Task goal
Copy each line below containing "Consider".

★ ★ ★

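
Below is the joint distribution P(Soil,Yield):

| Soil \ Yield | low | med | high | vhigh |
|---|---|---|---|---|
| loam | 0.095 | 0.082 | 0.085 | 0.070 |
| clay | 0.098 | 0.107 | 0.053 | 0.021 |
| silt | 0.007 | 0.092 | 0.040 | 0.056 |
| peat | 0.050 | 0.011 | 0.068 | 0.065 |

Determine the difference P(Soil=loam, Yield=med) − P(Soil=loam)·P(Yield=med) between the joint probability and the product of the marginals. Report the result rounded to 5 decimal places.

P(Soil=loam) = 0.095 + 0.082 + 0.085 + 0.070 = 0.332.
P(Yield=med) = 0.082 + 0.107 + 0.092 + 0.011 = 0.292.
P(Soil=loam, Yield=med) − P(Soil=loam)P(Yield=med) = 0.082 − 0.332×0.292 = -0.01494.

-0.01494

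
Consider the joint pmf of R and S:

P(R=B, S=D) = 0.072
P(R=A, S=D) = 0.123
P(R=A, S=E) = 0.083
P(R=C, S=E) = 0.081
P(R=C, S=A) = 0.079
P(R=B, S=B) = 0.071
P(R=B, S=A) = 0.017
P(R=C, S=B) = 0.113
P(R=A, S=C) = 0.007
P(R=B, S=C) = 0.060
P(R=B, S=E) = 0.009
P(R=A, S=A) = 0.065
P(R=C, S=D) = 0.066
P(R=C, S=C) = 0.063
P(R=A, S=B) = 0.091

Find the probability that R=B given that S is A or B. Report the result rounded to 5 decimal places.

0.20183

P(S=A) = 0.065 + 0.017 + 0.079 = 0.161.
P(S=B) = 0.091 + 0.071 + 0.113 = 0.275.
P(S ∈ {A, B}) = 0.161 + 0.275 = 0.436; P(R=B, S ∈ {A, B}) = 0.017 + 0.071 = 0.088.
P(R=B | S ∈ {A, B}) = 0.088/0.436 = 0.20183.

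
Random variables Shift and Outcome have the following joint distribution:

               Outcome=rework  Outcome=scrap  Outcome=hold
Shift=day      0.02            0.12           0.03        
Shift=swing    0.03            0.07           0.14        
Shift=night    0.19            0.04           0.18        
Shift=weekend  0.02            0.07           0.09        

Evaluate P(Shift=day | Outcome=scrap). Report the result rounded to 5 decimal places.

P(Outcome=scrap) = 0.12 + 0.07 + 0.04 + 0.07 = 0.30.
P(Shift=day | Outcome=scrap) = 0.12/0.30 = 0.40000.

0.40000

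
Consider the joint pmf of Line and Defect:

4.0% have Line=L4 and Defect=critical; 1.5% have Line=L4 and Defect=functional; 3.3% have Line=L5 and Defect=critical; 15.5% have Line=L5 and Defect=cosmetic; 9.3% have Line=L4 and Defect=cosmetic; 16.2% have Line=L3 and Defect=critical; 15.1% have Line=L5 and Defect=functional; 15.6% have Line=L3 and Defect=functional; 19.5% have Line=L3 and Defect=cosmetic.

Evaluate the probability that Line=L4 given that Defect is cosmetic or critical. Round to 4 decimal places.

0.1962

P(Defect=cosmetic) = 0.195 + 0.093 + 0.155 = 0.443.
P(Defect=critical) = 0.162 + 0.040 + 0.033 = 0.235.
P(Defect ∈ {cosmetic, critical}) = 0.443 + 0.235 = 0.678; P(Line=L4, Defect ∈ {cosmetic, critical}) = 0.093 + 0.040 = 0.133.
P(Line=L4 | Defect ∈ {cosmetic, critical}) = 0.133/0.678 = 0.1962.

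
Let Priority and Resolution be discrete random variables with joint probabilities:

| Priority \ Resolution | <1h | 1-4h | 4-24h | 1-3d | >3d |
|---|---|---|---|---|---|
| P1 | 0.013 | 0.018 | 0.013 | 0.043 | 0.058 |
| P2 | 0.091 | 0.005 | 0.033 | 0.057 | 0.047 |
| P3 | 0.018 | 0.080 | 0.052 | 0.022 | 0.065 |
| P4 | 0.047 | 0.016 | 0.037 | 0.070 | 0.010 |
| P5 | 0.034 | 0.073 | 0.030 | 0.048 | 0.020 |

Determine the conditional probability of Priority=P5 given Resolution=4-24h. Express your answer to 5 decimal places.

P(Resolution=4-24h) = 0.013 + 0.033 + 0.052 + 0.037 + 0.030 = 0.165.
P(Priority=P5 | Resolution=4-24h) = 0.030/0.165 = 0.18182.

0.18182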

★ ★ ★

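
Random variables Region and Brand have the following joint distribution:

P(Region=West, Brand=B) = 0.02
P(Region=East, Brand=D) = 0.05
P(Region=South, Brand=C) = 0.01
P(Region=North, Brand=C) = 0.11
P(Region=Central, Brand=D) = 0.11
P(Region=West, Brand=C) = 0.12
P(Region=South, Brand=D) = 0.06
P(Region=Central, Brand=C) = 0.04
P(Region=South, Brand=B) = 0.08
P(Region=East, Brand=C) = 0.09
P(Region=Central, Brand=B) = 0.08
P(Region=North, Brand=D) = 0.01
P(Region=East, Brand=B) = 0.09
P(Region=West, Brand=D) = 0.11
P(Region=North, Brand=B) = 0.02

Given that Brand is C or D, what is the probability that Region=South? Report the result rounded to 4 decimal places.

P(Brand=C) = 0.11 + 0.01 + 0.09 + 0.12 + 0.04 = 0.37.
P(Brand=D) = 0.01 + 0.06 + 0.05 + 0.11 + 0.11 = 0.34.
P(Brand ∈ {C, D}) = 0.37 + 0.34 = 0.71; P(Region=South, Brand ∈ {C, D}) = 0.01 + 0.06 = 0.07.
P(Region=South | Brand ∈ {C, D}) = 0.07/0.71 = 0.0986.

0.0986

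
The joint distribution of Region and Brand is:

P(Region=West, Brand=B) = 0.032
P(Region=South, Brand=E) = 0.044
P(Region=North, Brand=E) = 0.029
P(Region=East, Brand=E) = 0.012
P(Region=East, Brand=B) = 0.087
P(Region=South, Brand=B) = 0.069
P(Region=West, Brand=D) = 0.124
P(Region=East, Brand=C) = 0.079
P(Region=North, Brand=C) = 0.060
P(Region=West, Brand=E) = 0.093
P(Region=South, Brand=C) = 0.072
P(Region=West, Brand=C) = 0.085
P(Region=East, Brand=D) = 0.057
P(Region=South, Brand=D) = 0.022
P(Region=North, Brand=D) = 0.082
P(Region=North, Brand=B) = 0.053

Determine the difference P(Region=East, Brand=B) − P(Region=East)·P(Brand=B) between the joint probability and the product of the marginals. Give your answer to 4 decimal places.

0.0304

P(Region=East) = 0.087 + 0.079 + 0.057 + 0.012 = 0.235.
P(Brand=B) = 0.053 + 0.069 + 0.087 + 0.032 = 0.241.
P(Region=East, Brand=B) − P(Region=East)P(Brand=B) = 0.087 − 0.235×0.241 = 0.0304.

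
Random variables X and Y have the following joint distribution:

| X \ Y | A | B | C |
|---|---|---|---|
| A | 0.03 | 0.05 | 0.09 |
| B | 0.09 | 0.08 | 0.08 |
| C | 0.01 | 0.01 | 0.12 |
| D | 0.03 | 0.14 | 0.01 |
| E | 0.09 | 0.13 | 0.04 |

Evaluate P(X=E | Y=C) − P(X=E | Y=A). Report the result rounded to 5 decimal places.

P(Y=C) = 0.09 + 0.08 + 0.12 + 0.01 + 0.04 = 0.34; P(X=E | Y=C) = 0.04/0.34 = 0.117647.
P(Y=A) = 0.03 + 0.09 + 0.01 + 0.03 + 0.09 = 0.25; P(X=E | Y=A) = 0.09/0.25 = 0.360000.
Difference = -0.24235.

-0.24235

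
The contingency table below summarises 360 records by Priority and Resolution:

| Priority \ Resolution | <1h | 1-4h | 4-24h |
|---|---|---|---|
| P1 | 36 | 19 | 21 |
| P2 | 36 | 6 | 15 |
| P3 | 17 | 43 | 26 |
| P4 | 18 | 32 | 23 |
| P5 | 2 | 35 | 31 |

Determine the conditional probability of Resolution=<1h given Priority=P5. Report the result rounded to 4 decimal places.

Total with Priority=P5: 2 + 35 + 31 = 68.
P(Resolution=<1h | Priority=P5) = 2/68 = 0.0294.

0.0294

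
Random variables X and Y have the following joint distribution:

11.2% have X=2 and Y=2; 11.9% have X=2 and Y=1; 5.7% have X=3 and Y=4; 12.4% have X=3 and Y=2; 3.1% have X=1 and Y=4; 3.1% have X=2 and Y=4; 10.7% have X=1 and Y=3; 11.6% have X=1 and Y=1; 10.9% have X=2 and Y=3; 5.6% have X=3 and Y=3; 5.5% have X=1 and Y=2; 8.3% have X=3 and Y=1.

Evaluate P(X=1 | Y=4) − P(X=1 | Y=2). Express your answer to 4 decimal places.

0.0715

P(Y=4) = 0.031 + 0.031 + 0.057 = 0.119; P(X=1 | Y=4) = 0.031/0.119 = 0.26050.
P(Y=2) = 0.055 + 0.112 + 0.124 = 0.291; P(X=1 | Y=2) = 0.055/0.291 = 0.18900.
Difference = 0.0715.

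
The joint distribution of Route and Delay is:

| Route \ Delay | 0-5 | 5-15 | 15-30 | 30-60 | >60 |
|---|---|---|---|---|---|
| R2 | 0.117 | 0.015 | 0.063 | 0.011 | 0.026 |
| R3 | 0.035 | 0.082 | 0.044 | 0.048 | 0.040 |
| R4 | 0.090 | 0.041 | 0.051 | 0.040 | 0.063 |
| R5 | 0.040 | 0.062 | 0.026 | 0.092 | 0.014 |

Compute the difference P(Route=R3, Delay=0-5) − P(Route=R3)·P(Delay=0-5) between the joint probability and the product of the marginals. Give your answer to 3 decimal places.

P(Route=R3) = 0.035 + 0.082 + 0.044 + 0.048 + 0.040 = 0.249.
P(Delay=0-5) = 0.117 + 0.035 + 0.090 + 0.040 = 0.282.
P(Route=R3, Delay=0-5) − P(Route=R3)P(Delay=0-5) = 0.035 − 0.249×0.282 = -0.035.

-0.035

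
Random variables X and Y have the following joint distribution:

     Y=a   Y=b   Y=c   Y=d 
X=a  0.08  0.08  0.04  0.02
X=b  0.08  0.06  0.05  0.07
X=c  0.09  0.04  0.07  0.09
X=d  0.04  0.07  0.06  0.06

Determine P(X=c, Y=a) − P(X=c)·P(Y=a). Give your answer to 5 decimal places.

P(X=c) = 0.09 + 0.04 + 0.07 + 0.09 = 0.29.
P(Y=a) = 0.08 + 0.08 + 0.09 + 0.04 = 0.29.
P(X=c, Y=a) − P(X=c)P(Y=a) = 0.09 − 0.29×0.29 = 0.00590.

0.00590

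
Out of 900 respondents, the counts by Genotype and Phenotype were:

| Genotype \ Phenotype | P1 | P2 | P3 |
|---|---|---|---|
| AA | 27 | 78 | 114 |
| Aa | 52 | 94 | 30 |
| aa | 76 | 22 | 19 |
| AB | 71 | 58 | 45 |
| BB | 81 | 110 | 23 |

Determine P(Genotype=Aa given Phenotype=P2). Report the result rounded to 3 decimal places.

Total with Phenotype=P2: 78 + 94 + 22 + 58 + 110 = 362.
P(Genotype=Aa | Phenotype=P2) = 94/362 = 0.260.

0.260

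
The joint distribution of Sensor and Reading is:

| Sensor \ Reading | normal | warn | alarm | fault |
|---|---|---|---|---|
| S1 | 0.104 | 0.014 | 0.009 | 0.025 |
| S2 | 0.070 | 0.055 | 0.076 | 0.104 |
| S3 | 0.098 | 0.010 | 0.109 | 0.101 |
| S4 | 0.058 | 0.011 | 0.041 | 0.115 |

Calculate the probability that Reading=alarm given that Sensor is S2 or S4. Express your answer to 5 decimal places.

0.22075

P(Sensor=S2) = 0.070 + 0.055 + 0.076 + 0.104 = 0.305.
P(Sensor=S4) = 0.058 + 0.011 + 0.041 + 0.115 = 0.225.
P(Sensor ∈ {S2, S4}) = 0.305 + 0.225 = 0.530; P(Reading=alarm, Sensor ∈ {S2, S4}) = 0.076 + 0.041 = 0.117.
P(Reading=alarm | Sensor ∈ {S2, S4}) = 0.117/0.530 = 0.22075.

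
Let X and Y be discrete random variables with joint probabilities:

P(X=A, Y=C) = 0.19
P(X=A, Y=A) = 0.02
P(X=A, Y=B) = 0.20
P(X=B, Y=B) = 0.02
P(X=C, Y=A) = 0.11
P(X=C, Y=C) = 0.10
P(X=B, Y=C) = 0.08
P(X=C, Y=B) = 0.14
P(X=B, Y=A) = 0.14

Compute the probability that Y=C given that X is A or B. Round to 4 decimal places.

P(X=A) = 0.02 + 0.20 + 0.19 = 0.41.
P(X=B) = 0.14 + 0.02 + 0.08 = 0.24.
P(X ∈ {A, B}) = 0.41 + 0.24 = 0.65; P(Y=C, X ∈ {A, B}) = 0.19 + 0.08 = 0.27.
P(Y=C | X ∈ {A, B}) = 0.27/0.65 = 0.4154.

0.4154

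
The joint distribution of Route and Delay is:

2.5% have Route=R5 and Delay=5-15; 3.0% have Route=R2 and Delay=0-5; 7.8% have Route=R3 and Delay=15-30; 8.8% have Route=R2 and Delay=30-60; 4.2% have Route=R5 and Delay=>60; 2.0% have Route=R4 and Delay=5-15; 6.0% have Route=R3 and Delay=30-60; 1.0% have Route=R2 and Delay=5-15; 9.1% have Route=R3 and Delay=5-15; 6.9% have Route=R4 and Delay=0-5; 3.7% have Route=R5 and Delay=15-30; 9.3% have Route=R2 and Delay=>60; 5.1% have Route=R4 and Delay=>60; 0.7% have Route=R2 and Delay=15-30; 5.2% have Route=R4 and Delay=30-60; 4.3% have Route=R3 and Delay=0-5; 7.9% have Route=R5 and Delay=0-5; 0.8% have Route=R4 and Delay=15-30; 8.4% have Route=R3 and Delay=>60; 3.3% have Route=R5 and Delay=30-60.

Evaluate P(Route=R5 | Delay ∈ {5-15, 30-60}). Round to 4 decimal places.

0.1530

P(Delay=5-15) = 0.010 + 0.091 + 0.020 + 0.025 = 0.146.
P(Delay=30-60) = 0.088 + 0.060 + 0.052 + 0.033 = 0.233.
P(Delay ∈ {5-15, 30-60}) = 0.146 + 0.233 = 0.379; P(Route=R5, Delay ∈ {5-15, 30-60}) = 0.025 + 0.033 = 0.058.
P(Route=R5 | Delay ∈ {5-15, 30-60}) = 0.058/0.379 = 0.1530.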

★ ★ ★

Written solution
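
Consider the joint pmf of R and S:
Consider the joint pmf of Line and Defect: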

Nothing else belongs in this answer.